> YOUR INSTRUCTIONS: Return the count of lines in the records that include the string "table", and nothing besides it.

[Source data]

******

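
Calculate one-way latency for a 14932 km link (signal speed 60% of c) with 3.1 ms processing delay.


Speed = 0.6 * 3e5 km/s = 180000 km/s
Propagation delay = 14932 / 180000 = 0.083 s = 82.9556 ms
Processing delay = 3.1 ms
Total one-way latency = 86.0556 ms


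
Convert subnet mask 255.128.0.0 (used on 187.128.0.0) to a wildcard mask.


Subnet mask: 255.128.0.0
Wildcard = 255.255.255.255 - subnet mask
255 - 255 = 0
255 - 128 = 127
255 - 0 = 255
255 - 0 = 255
Wildcard: 0.127.255.255


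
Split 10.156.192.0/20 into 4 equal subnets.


New prefix = 20 + 2 = 22
Each subnet has 1024 addresses
  10.156.192.0/22
  10.156.196.0/22
  10.156.200.0/22
  10.156.204.0/22
Subnets: 10.156.192.0/22, 10.156.196.0/22, 10.156.200.0/22, 10.156.204.0/22


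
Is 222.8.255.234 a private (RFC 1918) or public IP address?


RFC 1918 private ranges:
  10.0.0.0/8 (10.0.0.0 - 10.255.255.255)
  172.16.0.0/12 (172.16.0.0 - 172.31.255.255)
  192.168.0.0/16 (192.168.0.0 - 192.168.255.255)
Public (not in any RFC 1918 range)


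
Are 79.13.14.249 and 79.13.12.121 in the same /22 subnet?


Mask: 255.255.252.0
79.13.14.249 AND mask = 79.13.12.0
79.13.12.121 AND mask = 79.13.12.0
Yes, same subnet (79.13.12.0)


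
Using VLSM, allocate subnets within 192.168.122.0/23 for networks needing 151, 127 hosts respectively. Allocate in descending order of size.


151 hosts -> /24 (254 usable): 192.168.122.0/24
127 hosts -> /24 (254 usable): 192.168.123.0/24
Allocation: 192.168.122.0/24 (151 hosts, 254 usable); 192.168.123.0/24 (127 hosts, 254 usable)


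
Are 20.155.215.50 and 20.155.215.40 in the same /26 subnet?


Mask: 255.255.255.192
20.155.215.50 AND mask = 20.155.215.0
20.155.215.40 AND mask = 20.155.215.0
Yes, same subnet (20.155.215.0)


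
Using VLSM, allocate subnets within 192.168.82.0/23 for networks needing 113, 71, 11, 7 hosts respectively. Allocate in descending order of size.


113 hosts -> /25 (126 usable): 192.168.82.0/25
71 hosts -> /25 (126 usable): 192.168.82.128/25
11 hosts -> /28 (14 usable): 192.168.83.0/28
7 hosts -> /28 (14 usable): 192.168.83.16/28
Allocation: 192.168.82.0/25 (113 hosts, 126 usable); 192.168.82.128/25 (71 hosts, 126 usable); 192.168.83.0/28 (11 hosts, 14 usable); 192.168.83.16/28 (7 hosts, 14 usable)


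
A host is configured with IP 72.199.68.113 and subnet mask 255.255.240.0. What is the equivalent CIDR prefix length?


Binary: 11111111.11111111.11110000.00000000
Count leading 1s
Prefix: /20


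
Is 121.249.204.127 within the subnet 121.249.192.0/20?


Subnet network: 121.249.192.0
Test IP AND mask: 121.249.192.0
Yes, 121.249.204.127 is in 121.249.192.0/20


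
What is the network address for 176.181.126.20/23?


IP:   10110000.10110101.01111110.00010100
Mask: 11111111.11111111.11111110.00000000
AND operation:
Net:  10110000.10110101.01111110.00000000
Network: 176.181.126.0/23


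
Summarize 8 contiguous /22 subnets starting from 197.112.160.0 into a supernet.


Original prefix: /22
Number of subnets: 8 = 2^3
New prefix = 22 - 3 = 19
Supernet: 197.112.160.0/19


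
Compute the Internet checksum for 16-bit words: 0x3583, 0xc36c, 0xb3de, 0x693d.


Sum all words (with carry folding):
+ 0x3583 = 0x3583
+ 0xc36c = 0xf8ef
+ 0xb3de = 0xacce
+ 0x693d = 0x160c
One's complement: ~0x160c
Checksum = 0xe9f3


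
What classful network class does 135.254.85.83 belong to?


First octet: 135
Binary: 10000111
10xxxxxx -> Class B (128-191)
Class B, default mask 255.255.0.0 (/16)


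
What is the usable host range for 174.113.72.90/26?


Network: 174.113.72.64
Broadcast: 174.113.72.127
First usable = network + 1
Last usable = broadcast - 1
Range: 174.113.72.65 to 174.113.72.126


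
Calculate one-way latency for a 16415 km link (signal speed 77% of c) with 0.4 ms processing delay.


Speed = 0.77 * 3e5 km/s = 231000 km/s
Propagation delay = 16415 / 231000 = 0.0711 s = 71.0606 ms
Processing delay = 0.4 ms
Total one-way latency = 71.4606 ms


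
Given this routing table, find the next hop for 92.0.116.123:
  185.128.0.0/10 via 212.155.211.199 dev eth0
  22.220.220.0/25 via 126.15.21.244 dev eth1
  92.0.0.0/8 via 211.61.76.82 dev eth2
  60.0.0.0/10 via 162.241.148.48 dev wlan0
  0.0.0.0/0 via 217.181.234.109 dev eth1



Longest prefix match for 92.0.116.123:
  /10 185.128.0.0: no
  /25 22.220.220.0: no
  /8 92.0.0.0: MATCH
  /10 60.0.0.0: no
  /0 0.0.0.0: MATCH
Selected: next-hop 211.61.76.82 via eth2 (matched /8)


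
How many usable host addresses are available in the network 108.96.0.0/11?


Host bits = 32 - 11 = 21
Total addresses = 2^21 = 2097152
Usable = total - 2 (network and broadcast)
Usable hosts: 2097150


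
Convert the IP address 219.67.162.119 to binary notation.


219 = 11011011
67 = 01000011
162 = 10100010
119 = 01110111
Binary: 11011011.01000011.10100010.01110111


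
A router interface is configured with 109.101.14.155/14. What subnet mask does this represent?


/14 means 14 network bits, 18 host bits
Binary: 11111111111111000000000000000000
Mask: 255.252.0.0


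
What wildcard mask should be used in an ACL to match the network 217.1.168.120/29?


Subnet mask: 255.255.255.248
Wildcard = 255.255.255.255 - subnet mask
255 - 255 = 0
255 - 255 = 0
255 - 255 = 0
255 - 248 = 7
Wildcard: 0.0.0.7


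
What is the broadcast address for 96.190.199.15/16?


Network: 96.190.0.0/16
Host bits = 16
Set all host bits to 1:
Broadcast: 96.190.255.255


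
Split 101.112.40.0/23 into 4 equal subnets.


New prefix = 23 + 2 = 25
Each subnet has 128 addresses
  101.112.40.0/25
  101.112.40.128/25
  101.112.41.0/25
  101.112.41.128/25
Subnets: 101.112.40.0/25, 101.112.40.128/25, 101.112.41.0/25, 101.112.41.128/25


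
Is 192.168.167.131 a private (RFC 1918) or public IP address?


RFC 1918 private ranges:
  10.0.0.0/8 (10.0.0.0 - 10.255.255.255)
  172.16.0.0/12 (172.16.0.0 - 172.31.255.255)
  192.168.0.0/16 (192.168.0.0 - 192.168.255.255)
Private (in 192.168.0.0/16)


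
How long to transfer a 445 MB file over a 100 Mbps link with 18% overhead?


Effective throughput = 100 * (1 - 18/100) = 82 Mbps
File size in Mb = 445 * 8 = 3560 Mb
Time = 3560 / 82
Time = 43.4146 seconds


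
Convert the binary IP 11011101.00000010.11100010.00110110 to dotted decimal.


11011101 = 221
00000010 = 2
11100010 = 226
00110110 = 54
IP: 221.2.226.54


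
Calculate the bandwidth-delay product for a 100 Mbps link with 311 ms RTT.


BDP = bandwidth * RTT
= 100 Mbps * 311 ms
= 100 * 1e6 * 311 / 1000 bits
= 31100000 bits
= 3887500 bytes
= 3796.3867 KB
BDP = 31100000 bits (3887500 bytes)


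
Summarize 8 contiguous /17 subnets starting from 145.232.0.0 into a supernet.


Original prefix: /17
Number of subnets: 8 = 2^3
New prefix = 17 - 3 = 14
Supernet: 145.232.0.0/14


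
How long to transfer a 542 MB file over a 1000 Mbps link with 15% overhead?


Effective throughput = 1000 * (1 - 15/100) = 850 Mbps
File size in Mb = 542 * 8 = 4336 Mb
Time = 4336 / 850
Time = 5.1012 seconds


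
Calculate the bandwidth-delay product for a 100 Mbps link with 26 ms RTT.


BDP = bandwidth * RTT
= 100 Mbps * 26 ms
= 100 * 1e6 * 26 / 1000 bits
= 2600000 bits
= 325000 bytes
= 317.3828 KB
BDP = 2600000 bits (325000 bytes)


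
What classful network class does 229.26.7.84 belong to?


First octet: 229
Binary: 11100101
1110xxxx -> Class D (224-239)
Class D (multicast), default mask N/A


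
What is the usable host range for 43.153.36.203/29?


Network: 43.153.36.200
Broadcast: 43.153.36.207
First usable = network + 1
Last usable = broadcast - 1
Range: 43.153.36.201 to 43.153.36.206


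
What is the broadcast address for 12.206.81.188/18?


Network: 12.206.64.0/18
Host bits = 14
Set all host bits to 1:
Broadcast: 12.206.127.255


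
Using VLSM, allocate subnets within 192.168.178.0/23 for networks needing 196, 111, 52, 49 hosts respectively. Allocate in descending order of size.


196 hosts -> /24 (254 usable): 192.168.178.0/24
111 hosts -> /25 (126 usable): 192.168.179.0/25
52 hosts -> /26 (62 usable): 192.168.179.128/26
49 hosts -> /26 (62 usable): 192.168.179.192/26
Allocation: 192.168.178.0/24 (196 hosts, 254 usable); 192.168.179.0/25 (111 hosts, 126 usable); 192.168.179.128/26 (52 hosts, 62 usable); 192.168.179.192/26 (49 hosts, 62 usable)


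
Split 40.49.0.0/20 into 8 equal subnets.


New prefix = 20 + 3 = 23
Each subnet has 512 addresses
  40.49.0.0/23
  40.49.2.0/23
  40.49.4.0/23
  40.49.6.0/23
  40.49.8.0/23
  40.49.10.0/23
  40.49.12.0/23
  40.49.14.0/23
Subnets: 40.49.0.0/23, 40.49.2.0/23, 40.49.4.0/23, 40.49.6.0/23, 40.49.8.0/23, 40.49.10.0/23, 40.49.12.0/23, 40.49.14.0/23


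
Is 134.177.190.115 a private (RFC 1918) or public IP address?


RFC 1918 private ranges:
  10.0.0.0/8 (10.0.0.0 - 10.255.255.255)
  172.16.0.0/12 (172.16.0.0 - 172.31.255.255)
  192.168.0.0/16 (192.168.0.0 - 192.168.255.255)
Public (not in any RFC 1918 range)


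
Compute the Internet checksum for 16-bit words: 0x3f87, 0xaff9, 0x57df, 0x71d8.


Sum all words (with carry folding):
+ 0x3f87 = 0x3f87
+ 0xaff9 = 0xef80
+ 0x57df = 0x4760
+ 0x71d8 = 0xb938
One's complement: ~0xb938
Checksum = 0x46c7


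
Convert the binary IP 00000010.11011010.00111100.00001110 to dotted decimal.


00000010 = 2
11011010 = 218
00111100 = 60
00001110 = 14
IP: 2.218.60.14


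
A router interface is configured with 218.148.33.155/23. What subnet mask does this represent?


/23 means 23 network bits, 9 host bits
Binary: 11111111111111111111111000000000
Mask: 255.255.254.0


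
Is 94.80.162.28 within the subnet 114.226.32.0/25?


Subnet network: 114.226.32.0
Test IP AND mask: 94.80.162.0
No, 94.80.162.28 is not in 114.226.32.0/25


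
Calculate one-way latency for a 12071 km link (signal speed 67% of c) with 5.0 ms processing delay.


Speed = 0.67 * 3e5 km/s = 201000 km/s
Propagation delay = 12071 / 201000 = 0.0601 s = 60.0547 ms
Processing delay = 5.0 ms
Total one-way latency = 65.0547 ms


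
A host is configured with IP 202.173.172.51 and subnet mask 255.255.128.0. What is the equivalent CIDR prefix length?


Binary: 11111111.11111111.10000000.00000000
Count leading 1s
Prefix: /17


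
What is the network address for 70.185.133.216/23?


IP:   01000110.10111001.10000101.11011000
Mask: 11111111.11111111.11111110.00000000
AND operation:
Net:  01000110.10111001.10000100.00000000
Network: 70.185.132.0/23


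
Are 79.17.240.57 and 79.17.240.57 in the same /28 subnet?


Mask: 255.255.255.240
79.17.240.57 AND mask = 79.17.240.48
79.17.240.57 AND mask = 79.17.240.48
Yes, same subnet (79.17.240.48)


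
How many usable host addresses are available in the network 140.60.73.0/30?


Host bits = 32 - 30 = 2
Total addresses = 2^2 = 4
Usable = total - 2 (network and broadcast)
Usable hosts: 2


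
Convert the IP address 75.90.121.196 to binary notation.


75 = 01001011
90 = 01011010
121 = 01111001
196 = 11000100
Binary: 01001011.01011010.01111001.11000100


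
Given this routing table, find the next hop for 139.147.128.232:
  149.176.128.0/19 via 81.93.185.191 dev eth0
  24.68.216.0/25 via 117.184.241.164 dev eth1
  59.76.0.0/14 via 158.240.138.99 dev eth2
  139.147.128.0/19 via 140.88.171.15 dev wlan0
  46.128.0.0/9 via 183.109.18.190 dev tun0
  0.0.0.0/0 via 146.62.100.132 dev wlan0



Longest prefix match for 139.147.128.232:
  /19 149.176.128.0: no
  /25 24.68.216.0: no
  /14 59.76.0.0: no
  /19 139.147.128.0: MATCH
  /9 46.128.0.0: no
  /0 0.0.0.0: MATCH
Selected: next-hop 140.88.171.15 via wlan0 (matched /19)


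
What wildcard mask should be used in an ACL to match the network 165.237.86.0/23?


Subnet mask: 255.255.254.0
Wildcard = 255.255.255.255 - subnet mask
255 - 255 = 0
255 - 255 = 0
255 - 254 = 1
255 - 0 = 255
Wildcard: 0.0.1.255


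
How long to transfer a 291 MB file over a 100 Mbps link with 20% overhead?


Effective throughput = 100 * (1 - 20/100) = 80 Mbps
File size in Mb = 291 * 8 = 2328 Mb
Time = 2328 / 80
Time = 29.1 seconds


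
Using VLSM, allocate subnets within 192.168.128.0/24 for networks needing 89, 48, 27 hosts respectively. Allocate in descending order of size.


89 hosts -> /25 (126 usable): 192.168.128.0/25
48 hosts -> /26 (62 usable): 192.168.128.128/26
27 hosts -> /27 (30 usable): 192.168.128.192/27
Allocation: 192.168.128.0/25 (89 hosts, 126 usable); 192.168.128.128/26 (48 hosts, 62 usable); 192.168.128.192/27 (27 hosts, 30 usable)


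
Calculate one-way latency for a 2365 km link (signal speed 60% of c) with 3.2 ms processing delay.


Speed = 0.6 * 3e5 km/s = 180000 km/s
Propagation delay = 2365 / 180000 = 0.0131 s = 13.1389 ms
Processing delay = 3.2 ms
Total one-way latency = 16.3389 ms


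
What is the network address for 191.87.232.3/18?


IP:   10111111.01010111.11101000.00000011
Mask: 11111111.11111111.11000000.00000000
AND operation:
Net:  10111111.01010111.11000000.00000000
Network: 191.87.192.0/18


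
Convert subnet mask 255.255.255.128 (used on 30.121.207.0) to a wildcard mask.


Subnet mask: 255.255.255.128
Wildcard = 255.255.255.255 - subnet mask
255 - 255 = 0
255 - 255 = 0
255 - 255 = 0
255 - 128 = 127
Wildcard: 0.0.0.127


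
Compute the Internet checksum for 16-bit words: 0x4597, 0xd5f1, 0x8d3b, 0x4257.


Sum all words (with carry folding):
+ 0x4597 = 0x4597
+ 0xd5f1 = 0x1b89
+ 0x8d3b = 0xa8c4
+ 0x4257 = 0xeb1b
One's complement: ~0xeb1b
Checksum = 0x14e4


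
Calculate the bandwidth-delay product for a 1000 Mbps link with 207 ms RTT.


BDP = bandwidth * RTT
= 1000 Mbps * 207 ms
= 1000 * 1e6 * 207 / 1000 bits
= 207000000 bits
= 25875000 bytes
= 25268.5547 KB
BDP = 207000000 bits (25875000 bytes)


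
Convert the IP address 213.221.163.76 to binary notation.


213 = 11010101
221 = 11011101
163 = 10100011
76 = 01001100
Binary: 11010101.11011101.10100011.01001100


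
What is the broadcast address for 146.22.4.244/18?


Network: 146.22.0.0/18
Host bits = 14
Set all host bits to 1:
Broadcast: 146.22.63.255


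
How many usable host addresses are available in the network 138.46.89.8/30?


Host bits = 32 - 30 = 2
Total addresses = 2^2 = 4
Usable = total - 2 (network and broadcast)
Usable hosts: 2


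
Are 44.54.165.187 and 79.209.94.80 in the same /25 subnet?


Mask: 255.255.255.128
44.54.165.187 AND mask = 44.54.165.128
79.209.94.80 AND mask = 79.209.94.0
No, different subnets (44.54.165.128 vs 79.209.94.0)


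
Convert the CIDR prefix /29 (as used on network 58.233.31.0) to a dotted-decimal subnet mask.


/29 means 29 network bits, 3 host bits
Binary: 11111111111111111111111111111000
Mask: 255.255.255.248


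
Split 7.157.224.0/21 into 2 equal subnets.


New prefix = 21 + 1 = 22
Each subnet has 1024 addresses
  7.157.224.0/22
  7.157.228.0/22
Subnets: 7.157.224.0/22, 7.157.228.0/22


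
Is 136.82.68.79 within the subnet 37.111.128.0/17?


Subnet network: 37.111.128.0
Test IP AND mask: 136.82.0.0
No, 136.82.68.79 is not in 37.111.128.0/17


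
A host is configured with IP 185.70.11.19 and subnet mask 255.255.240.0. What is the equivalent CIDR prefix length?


Binary: 11111111.11111111.11110000.00000000
Count leading 1s
Prefix: /20


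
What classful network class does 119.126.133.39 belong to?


First octet: 119
Binary: 01110111
0xxxxxxx -> Class A (1-126)
Class A, default mask 255.0.0.0 (/8)


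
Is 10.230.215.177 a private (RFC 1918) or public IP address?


RFC 1918 private ranges:
  10.0.0.0/8 (10.0.0.0 - 10.255.255.255)
  172.16.0.0/12 (172.16.0.0 - 172.31.255.255)
  192.168.0.0/16 (192.168.0.0 - 192.168.255.255)
Private (in 10.0.0.0/8)


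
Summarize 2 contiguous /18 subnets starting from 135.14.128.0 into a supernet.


Original prefix: /18
Number of subnets: 2 = 2^1
New prefix = 18 - 1 = 17
Supernet: 135.14.128.0/17


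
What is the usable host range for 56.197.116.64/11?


Network: 56.192.0.0
Broadcast: 56.223.255.255
First usable = network + 1
Last usable = broadcast - 1
Range: 56.192.0.1 to 56.223.255.254


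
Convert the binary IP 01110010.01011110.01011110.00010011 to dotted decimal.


01110010 = 114
01011110 = 94
01011110 = 94
00010011 = 19
IP: 114.94.94.19


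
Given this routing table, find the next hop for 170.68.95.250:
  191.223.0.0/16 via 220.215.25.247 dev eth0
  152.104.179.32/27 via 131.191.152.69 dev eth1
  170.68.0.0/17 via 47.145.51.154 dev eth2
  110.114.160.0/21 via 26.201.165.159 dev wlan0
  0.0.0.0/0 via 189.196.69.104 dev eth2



Longest prefix match for 170.68.95.250:
  /16 191.223.0.0: no
  /27 152.104.179.32: no
  /17 170.68.0.0: MATCH
  /21 110.114.160.0: no
  /0 0.0.0.0: MATCH
Selected: next-hop 47.145.51.154 via eth2 (matched /17)


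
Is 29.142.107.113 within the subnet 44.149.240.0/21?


Subnet network: 44.149.240.0
Test IP AND mask: 29.142.104.0
No, 29.142.107.113 is not in 44.149.240.0/21


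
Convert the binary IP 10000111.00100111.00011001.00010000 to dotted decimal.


10000111 = 135
00100111 = 39
00011001 = 25
00010000 = 16
IP: 135.39.25.16


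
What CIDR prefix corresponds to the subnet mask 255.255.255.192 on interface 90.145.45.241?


Binary: 11111111.11111111.11111111.11000000
Count leading 1s
Prefix: /26


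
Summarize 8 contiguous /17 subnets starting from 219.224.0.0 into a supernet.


Original prefix: /17
Number of subnets: 8 = 2^3
New prefix = 17 - 3 = 14
Supernet: 219.224.0.0/14


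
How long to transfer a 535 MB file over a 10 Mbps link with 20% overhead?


Effective throughput = 10 * (1 - 20/100) = 8 Mbps
File size in Mb = 535 * 8 = 4280 Mb
Time = 4280 / 8
Time = 535 seconds


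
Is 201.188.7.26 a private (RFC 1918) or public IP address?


RFC 1918 private ranges:
  10.0.0.0/8 (10.0.0.0 - 10.255.255.255)
  172.16.0.0/12 (172.16.0.0 - 172.31.255.255)
  192.168.0.0/16 (192.168.0.0 - 192.168.255.255)
Public (not in any RFC 1918 range)


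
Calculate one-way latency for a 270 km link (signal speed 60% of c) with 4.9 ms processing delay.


Speed = 0.6 * 3e5 km/s = 180000 km/s
Propagation delay = 270 / 180000 = 0.0015 s = 1.5 ms
Processing delay = 4.9 ms
Total one-way latency = 6.4 ms


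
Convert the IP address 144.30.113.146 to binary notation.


144 = 10010000
30 = 00011110
113 = 01110001
146 = 10010010
Binary: 10010000.00011110.01110001.10010010


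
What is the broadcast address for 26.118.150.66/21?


Network: 26.118.144.0/21
Host bits = 11
Set all host bits to 1:
Broadcast: 26.118.151.255


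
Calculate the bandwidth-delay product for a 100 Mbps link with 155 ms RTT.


BDP = bandwidth * RTT
= 100 Mbps * 155 ms
= 100 * 1e6 * 155 / 1000 bits
= 15500000 bits
= 1937500 bytes
= 1892.0898 KB
BDP = 15500000 bits (1937500 bytes)


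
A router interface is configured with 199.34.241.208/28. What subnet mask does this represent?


/28 means 28 network bits, 4 host bits
Binary: 11111111111111111111111111110000
Mask: 255.255.255.240


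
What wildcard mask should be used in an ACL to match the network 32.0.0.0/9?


Subnet mask: 255.128.0.0
Wildcard = 255.255.255.255 - subnet mask
255 - 255 = 0
255 - 128 = 127
255 - 0 = 255
255 - 0 = 255
Wildcard: 0.127.255.255


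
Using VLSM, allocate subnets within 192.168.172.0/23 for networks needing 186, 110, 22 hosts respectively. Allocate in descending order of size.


186 hosts -> /24 (254 usable): 192.168.172.0/24
110 hosts -> /25 (126 usable): 192.168.173.0/25
22 hosts -> /27 (30 usable): 192.168.173.128/27
Allocation: 192.168.172.0/24 (186 hosts, 254 usable); 192.168.173.0/25 (110 hosts, 126 usable); 192.168.173.128/27 (22 hosts, 30 usable)


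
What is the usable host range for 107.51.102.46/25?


Network: 107.51.102.0
Broadcast: 107.51.102.127
First usable = network + 1
Last usable = broadcast - 1
Range: 107.51.102.1 to 107.51.102.126


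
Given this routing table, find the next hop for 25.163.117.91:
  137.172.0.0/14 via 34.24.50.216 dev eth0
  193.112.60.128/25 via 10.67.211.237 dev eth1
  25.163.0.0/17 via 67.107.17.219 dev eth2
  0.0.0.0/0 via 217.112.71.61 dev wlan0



Longest prefix match for 25.163.117.91:
  /14 137.172.0.0: no
  /25 193.112.60.128: no
  /17 25.163.0.0: MATCH
  /0 0.0.0.0: MATCH
Selected: next-hop 67.107.17.219 via eth2 (matched /17)


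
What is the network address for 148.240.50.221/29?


IP:   10010100.11110000.00110010.11011101
Mask: 11111111.11111111.11111111.11111000
AND operation:
Net:  10010100.11110000.00110010.11011000
Network: 148.240.50.216/29


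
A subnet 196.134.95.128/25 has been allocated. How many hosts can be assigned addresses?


Host bits = 32 - 25 = 7
Total addresses = 2^7 = 128
Usable = total - 2 (network and broadcast)
Usable hosts: 126


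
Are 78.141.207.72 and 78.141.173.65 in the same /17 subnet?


Mask: 255.255.128.0
78.141.207.72 AND mask = 78.141.128.0
78.141.173.65 AND mask = 78.141.128.0
Yes, same subnet (78.141.128.0)


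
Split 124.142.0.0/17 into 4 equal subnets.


New prefix = 17 + 2 = 19
Each subnet has 8192 addresses
  124.142.0.0/19
  124.142.32.0/19
  124.142.64.0/19
  124.142.96.0/19
Subnets: 124.142.0.0/19, 124.142.32.0/19, 124.142.64.0/19, 124.142.96.0/19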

******

> ANSWER FOR THE TASK: 4